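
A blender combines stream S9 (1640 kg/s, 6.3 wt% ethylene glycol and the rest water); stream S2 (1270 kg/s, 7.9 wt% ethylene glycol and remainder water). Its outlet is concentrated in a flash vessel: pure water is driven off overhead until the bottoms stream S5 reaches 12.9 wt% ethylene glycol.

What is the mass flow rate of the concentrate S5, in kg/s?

ethylene glycol entering = 1640×0.063 + 1270×0.079 = 203.65 kg/s.
All ethylene glycol reports to S5, so S5 = 203.65/0.129 = 1578.7 kg/s.

1579 kg/s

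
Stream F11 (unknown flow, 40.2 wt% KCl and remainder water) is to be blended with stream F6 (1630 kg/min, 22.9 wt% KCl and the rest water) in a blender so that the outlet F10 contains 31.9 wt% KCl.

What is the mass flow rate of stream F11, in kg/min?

Let F11 be the unknown flow. Total out = 1630 + F11.
KCl balance: 373.27 + 0.402·F11 = 0.319·(1630 + F11)
(0.402 − 0.319)·F11 = 0.319×1630 − 373.27 = 146.7
F11 = 146.7 / 0.083 = 1767.5 kg/min

1767 kg/min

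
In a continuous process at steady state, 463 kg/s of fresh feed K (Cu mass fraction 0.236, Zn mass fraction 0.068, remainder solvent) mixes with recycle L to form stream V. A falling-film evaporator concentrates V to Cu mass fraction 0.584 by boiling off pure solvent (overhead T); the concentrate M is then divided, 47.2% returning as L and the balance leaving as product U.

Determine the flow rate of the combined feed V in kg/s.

Overall Cu balance (none leaves overhead): Cu in fresh feed = Cu in product, i.e. 463×0.236 = (1−0.472)·M·0.584.
M = 109.27/(0.584×0.528) = 354.36 kg/s.
Recycle L = 0.472×354.36 = 167.26 kg/s.
Combined feed V = 463 + 167.26 = 630.26 kg/s.

630.3 kg/s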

────────

#### Your goal
Would you transcribe, unchanged, every line of the material from the one containing "In a continuous" to the very end, including both, and nothing else?

#### Result of this exercise
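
In a continuous process at steady state, 463 kg/s of fresh feed K (Cu mass fraction 0.236, Zn mass fraction 0.068, remainder solvent) mixes with recycle L to form stream V. A falling-film evaporator concentrates V to Cu mass fraction 0.584 by boiling off pure solvent (overhead T); the concentrate M is then divided, 47.2% returning as L and the balance leaving as product U.

Determine the flow rate of the combined feed V in kg/s.

Overall Cu balance (none leaves overhead): Cu in fresh feed = Cu in product, i.e. 463×0.236 = (1−0.472)·M·0.584.
M = 109.27/(0.584×0.528) = 354.36 kg/s.
Recycle L = 0.472×354.36 = 167.26 kg/s.
Combined feed V = 463 + 167.26 = 630.26 kg/s.

630.3 kg/s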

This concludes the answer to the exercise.